MATERIAL PROVIDED:

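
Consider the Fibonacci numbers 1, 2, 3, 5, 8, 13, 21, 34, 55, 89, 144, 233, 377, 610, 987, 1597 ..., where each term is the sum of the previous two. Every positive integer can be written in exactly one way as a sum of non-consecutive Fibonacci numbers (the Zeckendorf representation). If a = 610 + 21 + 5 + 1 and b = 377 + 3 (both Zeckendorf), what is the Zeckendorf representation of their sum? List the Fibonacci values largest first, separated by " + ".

987 + 21 + 8 + 1

The two numbers are 637 and 380, so their sum is 1017.
Greedily peel off the largest Fibonacci term at each step:
largest Fibonacci ≤ 1017 is 987; 1017 − 987 = 30
largest Fibonacci ≤ 30 is 21; 30 − 21 = 9
largest Fibonacci ≤ 9 is 8; 9 − 8 = 1
largest Fibonacci ≤ 1 is 1; 1 − 1 = 0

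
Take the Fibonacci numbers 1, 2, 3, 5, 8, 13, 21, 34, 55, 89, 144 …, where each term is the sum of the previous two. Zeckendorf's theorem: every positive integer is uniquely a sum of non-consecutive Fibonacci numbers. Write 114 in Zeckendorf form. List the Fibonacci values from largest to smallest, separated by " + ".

89 + 21 + 3 + 1

Repeatedly subtract the largest Fibonacci number that fits:
89 ≤ 114 < 144, so take 89; remainder 25
21 ≤ 25 < 34, so take 21; remainder 4
3 ≤ 4 < 5, so take 3; remainder 1
1 ≤ 1 < 2, so take 1; remainder 0
So 114 = 89 + 21 + 3 + 1, with no two terms consecutive in the sequence.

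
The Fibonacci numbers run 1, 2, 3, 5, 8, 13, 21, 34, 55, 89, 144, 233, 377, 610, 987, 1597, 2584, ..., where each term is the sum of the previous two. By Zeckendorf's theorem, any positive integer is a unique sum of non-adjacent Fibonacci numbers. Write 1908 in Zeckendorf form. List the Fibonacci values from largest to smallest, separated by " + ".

1597 + 233 + 55 + 21 + 2

1908 − 1597 = 311
311 − 233 = 78
78 − 55 = 23
23 − 21 = 2
2 − 2 = 0
So 1908 = 1597 + 233 + 55 + 21 + 2, with no two terms consecutive in the sequence.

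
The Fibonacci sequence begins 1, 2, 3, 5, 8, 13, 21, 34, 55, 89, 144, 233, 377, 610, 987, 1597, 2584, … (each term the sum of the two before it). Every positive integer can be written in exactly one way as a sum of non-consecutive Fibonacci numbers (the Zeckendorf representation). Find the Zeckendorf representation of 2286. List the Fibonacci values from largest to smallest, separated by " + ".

1597 ≤ 2286 < 2584, so take 1597; remainder 689
610 ≤ 689 < 987, so take 610; remainder 79
55 ≤ 79 < 89, so take 55; remainder 24
21 ≤ 24 < 34, so take 21; remainder 3
3 ≤ 3 < 5, so take 3; remainder 0
So 2286 = 1597 + 610 + 55 + 21 + 3, with no two terms consecutive in the sequence.

1597 + 610 + 55 + 21 + 3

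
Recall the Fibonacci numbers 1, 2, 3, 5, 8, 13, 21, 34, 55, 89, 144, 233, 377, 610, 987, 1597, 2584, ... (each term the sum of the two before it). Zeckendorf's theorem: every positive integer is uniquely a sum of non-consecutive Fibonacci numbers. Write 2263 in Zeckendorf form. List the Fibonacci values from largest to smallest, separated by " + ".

2263: greatest Fibonacci not exceeding it is 1597, leaving 666
666: greatest Fibonacci not exceeding it is 610, leaving 56
56: greatest Fibonacci not exceeding it is 55, leaving 1
1: greatest Fibonacci not exceeding it is 1, leaving 0
So 2263 = 1597 + 610 + 55 + 1, with no two terms consecutive in the sequence.

1597 + 610 + 55 + 1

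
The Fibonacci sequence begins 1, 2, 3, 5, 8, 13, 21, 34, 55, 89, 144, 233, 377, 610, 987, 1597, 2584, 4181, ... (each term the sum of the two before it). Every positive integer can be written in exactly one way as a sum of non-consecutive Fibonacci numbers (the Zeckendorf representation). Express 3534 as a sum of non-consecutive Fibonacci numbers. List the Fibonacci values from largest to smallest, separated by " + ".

2584 ≤ 3534 < 4181, so take 2584; remainder 950
610 ≤ 950 < 987, so take 610; remainder 340
233 ≤ 340 < 377, so take 233; remainder 107
89 ≤ 107 < 144, so take 89; remainder 18
13 ≤ 18 < 21, so take 13; remainder 5
5 ≤ 5 < 8, so take 5; remainder 0
So 3534 = 2584 + 610 + 233 + 89 + 13 + 5, with no two terms consecutive in the sequence.

2584 + 610 + 233 + 89 + 13 + 5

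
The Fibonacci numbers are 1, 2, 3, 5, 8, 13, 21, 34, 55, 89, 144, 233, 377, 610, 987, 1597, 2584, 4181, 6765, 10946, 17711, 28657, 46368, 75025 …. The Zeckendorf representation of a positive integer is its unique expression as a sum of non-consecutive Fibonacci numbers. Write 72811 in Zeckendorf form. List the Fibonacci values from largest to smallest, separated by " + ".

72811: greatest Fibonacci not exceeding it is 46368, leaving 26443
26443: greatest Fibonacci not exceeding it is 17711, leaving 8732
8732: greatest Fibonacci not exceeding it is 6765, leaving 1967
1967: greatest Fibonacci not exceeding it is 1597, leaving 370
370: greatest Fibonacci not exceeding it is 233, leaving 137
137: greatest Fibonacci not exceeding it is 89, leaving 48
48: greatest Fibonacci not exceeding it is 34, leaving 14
14: greatest Fibonacci not exceeding it is 13, leaving 1
1: greatest Fibonacci not exceeding it is 1, leaving 0
So 72811 = 46368 + 17711 + 6765 + 1597 + 233 + 89 + 34 + 13 + 1, with no two terms consecutive in the sequence.

46368 + 17711 + 6765 + 1597 + 233 + 89 + 34 + 13 + 1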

ASSIGNMENT: Please return the whole listing, line for line, exactly.

ANSWER TO THE PROBLEM:
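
Consider the Fibonacci numbers 1, 2, 3, 5, 8, 13, 21, 34, 55, 89, 144, 233, 377, 610, 987, 1597 ..., where each term is the sum of the previous two. Every positive integer can be written in exactly one way as a sum of non-consecutive Fibonacci numbers (the Zeckendorf representation). If a = 610 + 21 + 5 + 1 and b = 377 + 3 (both Zeckendorf), what is the Zeckendorf representation of their sum? List the Fibonacci values largest first, separated by " + ".

987 + 21 + 8 + 1

The two numbers are 637 and 380, so their sum is 1017.
Greedily peel off the largest Fibonacci term at each step:
largest Fibonacci ≤ 1017 is 987; 1017 − 987 = 30
largest Fibonacci ≤ 30 is 21; 30 − 21 = 9
largest Fibonacci ≤ 9 is 8; 9 − 8 = 1
largest Fibonacci ≤ 1 is 1; 1 − 1 = 0

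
Take the Fibonacci numbers 1, 2, 3, 5, 8, 13, 21, 34, 55, 89, 144 …, where each term is the sum of the previous two. Zeckendorf's theorem: every positive integer is uniquely a sum of non-consecutive Fibonacci numbers. Write 114 in Zeckendorf form. List the Fibonacci values from largest to smallest, separated by " + ".

89 + 21 + 3 + 1

Repeatedly subtract the largest Fibonacci number that fits:
89 ≤ 114 < 144, so take 89; remainder 25
21 ≤ 25 < 34, so take 21; remainder 4
3 ≤ 4 < 5, so take 3; remainder 1
1 ≤ 1 < 2, so take 1; remainder 0
So 114 = 89 + 21 + 3 + 1, with no two terms consecutive in the sequence.

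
The Fibonacci numbers run 1, 2, 3, 5, 8, 13, 21, 34, 55, 89, 144, 233, 377, 610, 987, 1597, 2584, ..., where each term is the sum of the previous two. By Zeckendorf's theorem, any positive integer is a unique sum of non-adjacent Fibonacci numbers. Write 1908 in Zeckendorf form. List the Fibonacci values from largest to smallest, separated by " + ".

1597 + 233 + 55 + 21 + 2

1908 − 1597 = 311
311 − 233 = 78
78 − 55 = 23
23 − 21 = 2
2 − 2 = 0
So 1908 = 1597 + 233 + 55 + 21 + 2, with no two terms consecutive in the sequence.

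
The Fibonacci sequence begins 1, 2, 3, 5, 8, 13, 21, 34, 55, 89, 144, 233, 377, 610, 987, 1597, 2584, … (each term the sum of the two before it). Every positive integer can be written in exactly one way as a sum of non-consecutive Fibonacci numbers (the Zeckendorf representation). Find the Zeckendorf representation of 2286. List the Fibonacci values from largest to smallest, separated by " + ".

1597 ≤ 2286 < 2584, so take 1597; remainder 689
610 ≤ 689 < 987, so take 610; remainder 79
55 ≤ 79 < 89, so take 55; remainder 24
21 ≤ 24 < 34, so take 21; remainder 3
3 ≤ 3 < 5, so take 3; remainder 0
So 2286 = 1597 + 610 + 55 + 21 + 3, with no two terms consecutive in the sequence.

1597 + 610 + 55 + 21 + 3

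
Recall the Fibonacci numbers 1, 2, 3, 5, 8, 13, 21, 34, 55, 89, 144, 233, 377, 610, 987, 1597, 2584, ... (each term the sum of the two before it). Zeckendorf's theorem: every positive integer is uniquely a sum of non-consecutive Fibonacci numbers. Write 2263 in Zeckendorf form. List the Fibonacci values from largest to smallest, separated by " + ".

2263: greatest Fibonacci not exceeding it is 1597, leaving 666
666: greatest Fibonacci not exceeding it is 610, leaving 56
56: greatest Fibonacci not exceeding it is 55, leaving 1
1: greatest Fibonacci not exceeding it is 1, leaving 0
So 2263 = 1597 + 610 + 55 + 1, with no two terms consecutive in the sequence.

1597 + 610 + 55 + 1

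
The Fibonacci sequence begins 1, 2, 3, 5, 8, 13, 21, 34, 55, 89, 144, 233, 377, 610, 987, 1597, 2584, 4181, ... (each term the sum of the two before it). Every positive integer can be written in exactly one way as a sum of non-consecutive Fibonacci numbers (the Zeckendorf representation). Express 3534 as a sum of non-consecutive Fibonacci numbers. List the Fibonacci values from largest to smallest, separated by " + ".

2584 ≤ 3534 < 4181, so take 2584; remainder 950
610 ≤ 950 < 987, so take 610; remainder 340
233 ≤ 340 < 377, so take 233; remainder 107
89 ≤ 107 < 144, so take 89; remainder 18
13 ≤ 18 < 21, so take 13; remainder 5
5 ≤ 5 < 8, so take 5; remainder 0
So 3534 = 2584 + 610 + 233 + 89 + 13 + 5, with no two terms consecutive in the sequence.

2584 + 610 + 233 + 89 + 13 + 5

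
The Fibonacci numbers are 1, 2, 3, 5, 8, 13, 21, 34, 55, 89, 144, 233, 377, 610, 987, 1597, 2584, 4181, 6765, 10946, 17711, 28657, 46368, 75025 …. The Zeckendorf representation of a positive integer is its unique expression as a sum of non-consecutive Fibonacci numbers. Write 72811 in Zeckendorf form. List the Fibonacci values from largest to smallest, separated by " + ".

72811: greatest Fibonacci not exceeding it is 46368, leaving 26443
26443: greatest Fibonacci not exceeding it is 17711, leaving 8732
8732: greatest Fibonacci not exceeding it is 6765, leaving 1967
1967: greatest Fibonacci not exceeding it is 1597, leaving 370
370: greatest Fibonacci not exceeding it is 233, leaving 137
137: greatest Fibonacci not exceeding it is 89, leaving 48
48: greatest Fibonacci not exceeding it is 34, leaving 14
14: greatest Fibonacci not exceeding it is 13, leaving 1
1: greatest Fibonacci not exceeding it is 1, leaving 0
So 72811 = 46368 + 17711 + 6765 + 1597 + 233 + 89 + 34 + 13 + 1, with no two terms consecutive in the sequence.

46368 + 17711 + 6765 + 1597 + 233 + 89 + 34 + 13 + 1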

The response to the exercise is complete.